§ **Exercise objective**
Whenever a line in the records below holds the string "each", include it in the count, and state the number alone.

Top of Provided data

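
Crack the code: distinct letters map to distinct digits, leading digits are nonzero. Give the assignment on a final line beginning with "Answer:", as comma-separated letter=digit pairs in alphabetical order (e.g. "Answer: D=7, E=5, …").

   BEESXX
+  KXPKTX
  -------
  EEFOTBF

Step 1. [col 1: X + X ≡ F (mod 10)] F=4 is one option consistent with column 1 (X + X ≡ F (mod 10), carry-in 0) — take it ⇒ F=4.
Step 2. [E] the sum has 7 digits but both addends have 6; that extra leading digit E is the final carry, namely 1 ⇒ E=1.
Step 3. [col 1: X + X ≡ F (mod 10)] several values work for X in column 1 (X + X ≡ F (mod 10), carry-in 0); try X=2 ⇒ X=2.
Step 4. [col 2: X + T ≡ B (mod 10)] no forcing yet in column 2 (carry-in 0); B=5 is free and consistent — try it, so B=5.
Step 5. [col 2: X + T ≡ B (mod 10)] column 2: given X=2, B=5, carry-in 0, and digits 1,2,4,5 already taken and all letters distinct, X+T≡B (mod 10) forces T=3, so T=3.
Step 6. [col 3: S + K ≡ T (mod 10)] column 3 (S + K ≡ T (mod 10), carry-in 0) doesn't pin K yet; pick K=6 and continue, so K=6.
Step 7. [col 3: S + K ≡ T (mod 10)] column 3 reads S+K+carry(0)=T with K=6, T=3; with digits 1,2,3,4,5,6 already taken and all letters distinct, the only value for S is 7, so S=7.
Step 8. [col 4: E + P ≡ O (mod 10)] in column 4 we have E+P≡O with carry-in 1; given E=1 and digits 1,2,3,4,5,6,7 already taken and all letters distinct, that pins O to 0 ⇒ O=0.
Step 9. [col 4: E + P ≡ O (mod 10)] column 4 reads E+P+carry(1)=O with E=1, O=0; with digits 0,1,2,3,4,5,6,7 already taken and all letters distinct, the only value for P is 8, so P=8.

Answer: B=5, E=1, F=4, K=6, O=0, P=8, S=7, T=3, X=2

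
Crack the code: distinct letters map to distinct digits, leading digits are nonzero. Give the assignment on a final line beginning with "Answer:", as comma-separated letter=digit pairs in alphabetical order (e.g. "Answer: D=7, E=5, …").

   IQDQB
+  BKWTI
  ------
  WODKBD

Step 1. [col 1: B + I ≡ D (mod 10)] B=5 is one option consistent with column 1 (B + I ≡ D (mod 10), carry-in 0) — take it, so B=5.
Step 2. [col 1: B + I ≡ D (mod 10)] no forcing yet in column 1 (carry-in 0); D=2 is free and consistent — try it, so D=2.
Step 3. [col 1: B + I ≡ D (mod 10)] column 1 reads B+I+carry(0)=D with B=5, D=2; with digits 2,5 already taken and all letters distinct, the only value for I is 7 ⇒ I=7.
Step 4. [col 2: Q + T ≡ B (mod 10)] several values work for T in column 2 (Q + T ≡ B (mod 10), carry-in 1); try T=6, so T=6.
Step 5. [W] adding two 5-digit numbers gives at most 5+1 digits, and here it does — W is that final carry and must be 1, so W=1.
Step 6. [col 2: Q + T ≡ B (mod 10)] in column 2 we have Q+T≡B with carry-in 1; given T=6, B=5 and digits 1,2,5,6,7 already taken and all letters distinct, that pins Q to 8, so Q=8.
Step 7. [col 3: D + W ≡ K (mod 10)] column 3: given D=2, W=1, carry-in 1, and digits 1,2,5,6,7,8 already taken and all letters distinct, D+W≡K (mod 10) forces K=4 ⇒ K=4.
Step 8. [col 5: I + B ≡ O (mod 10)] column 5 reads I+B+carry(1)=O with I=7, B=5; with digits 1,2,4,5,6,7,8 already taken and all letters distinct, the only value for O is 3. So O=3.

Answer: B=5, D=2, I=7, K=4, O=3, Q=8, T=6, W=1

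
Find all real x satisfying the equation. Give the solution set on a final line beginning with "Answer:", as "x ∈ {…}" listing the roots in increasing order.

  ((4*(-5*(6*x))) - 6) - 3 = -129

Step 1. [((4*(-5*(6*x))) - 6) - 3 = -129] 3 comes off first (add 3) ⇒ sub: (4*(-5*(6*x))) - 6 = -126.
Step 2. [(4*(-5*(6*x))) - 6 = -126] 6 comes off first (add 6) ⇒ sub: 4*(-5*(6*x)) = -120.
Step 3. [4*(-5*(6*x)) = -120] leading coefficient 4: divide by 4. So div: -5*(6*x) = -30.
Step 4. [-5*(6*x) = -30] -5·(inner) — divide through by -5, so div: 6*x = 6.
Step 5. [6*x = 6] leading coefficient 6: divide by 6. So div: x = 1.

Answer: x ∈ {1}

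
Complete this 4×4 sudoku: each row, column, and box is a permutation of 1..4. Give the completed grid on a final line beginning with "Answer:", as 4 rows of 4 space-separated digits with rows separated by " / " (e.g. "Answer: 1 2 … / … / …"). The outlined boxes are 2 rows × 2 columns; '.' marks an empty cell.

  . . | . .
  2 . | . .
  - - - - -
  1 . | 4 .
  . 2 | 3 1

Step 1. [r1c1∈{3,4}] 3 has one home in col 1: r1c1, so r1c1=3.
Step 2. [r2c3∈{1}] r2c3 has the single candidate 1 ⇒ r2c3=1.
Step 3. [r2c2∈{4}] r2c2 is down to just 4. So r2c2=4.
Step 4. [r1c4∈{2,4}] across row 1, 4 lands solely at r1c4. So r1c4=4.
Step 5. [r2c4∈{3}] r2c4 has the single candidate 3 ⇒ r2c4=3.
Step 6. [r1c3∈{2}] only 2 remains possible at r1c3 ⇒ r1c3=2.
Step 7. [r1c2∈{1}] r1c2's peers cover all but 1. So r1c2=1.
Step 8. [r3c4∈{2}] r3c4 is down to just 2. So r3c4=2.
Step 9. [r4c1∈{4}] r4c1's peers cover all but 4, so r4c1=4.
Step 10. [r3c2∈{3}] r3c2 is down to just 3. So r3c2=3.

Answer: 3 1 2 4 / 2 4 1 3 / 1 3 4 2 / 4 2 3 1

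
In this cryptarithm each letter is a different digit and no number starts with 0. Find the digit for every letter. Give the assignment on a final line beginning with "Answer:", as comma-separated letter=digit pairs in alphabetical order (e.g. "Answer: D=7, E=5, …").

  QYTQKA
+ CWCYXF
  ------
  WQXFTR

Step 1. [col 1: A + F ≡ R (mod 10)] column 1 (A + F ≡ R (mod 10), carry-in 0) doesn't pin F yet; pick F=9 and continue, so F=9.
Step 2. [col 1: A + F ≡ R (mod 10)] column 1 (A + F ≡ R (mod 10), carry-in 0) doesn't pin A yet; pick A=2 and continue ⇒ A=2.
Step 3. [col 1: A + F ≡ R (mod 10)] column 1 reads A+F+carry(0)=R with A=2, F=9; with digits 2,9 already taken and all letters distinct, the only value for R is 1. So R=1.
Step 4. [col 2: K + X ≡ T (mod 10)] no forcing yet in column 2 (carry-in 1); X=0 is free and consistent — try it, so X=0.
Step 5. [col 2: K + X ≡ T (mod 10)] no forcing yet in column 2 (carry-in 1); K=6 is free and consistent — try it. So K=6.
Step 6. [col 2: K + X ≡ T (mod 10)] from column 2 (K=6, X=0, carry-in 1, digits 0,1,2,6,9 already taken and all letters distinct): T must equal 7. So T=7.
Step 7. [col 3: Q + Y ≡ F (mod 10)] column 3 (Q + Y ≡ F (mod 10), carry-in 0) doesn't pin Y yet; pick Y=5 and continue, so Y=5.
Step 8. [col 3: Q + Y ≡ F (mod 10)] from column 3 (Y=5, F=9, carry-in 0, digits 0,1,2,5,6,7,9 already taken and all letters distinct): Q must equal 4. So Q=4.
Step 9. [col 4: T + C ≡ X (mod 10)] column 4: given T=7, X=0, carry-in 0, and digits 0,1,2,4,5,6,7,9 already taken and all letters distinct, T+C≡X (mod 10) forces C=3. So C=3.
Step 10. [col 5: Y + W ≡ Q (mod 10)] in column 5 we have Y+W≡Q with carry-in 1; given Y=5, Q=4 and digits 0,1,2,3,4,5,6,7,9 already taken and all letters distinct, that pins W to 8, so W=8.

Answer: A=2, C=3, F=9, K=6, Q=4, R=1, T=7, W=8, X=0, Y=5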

Bottom of Provided data

§ **Answer section**
2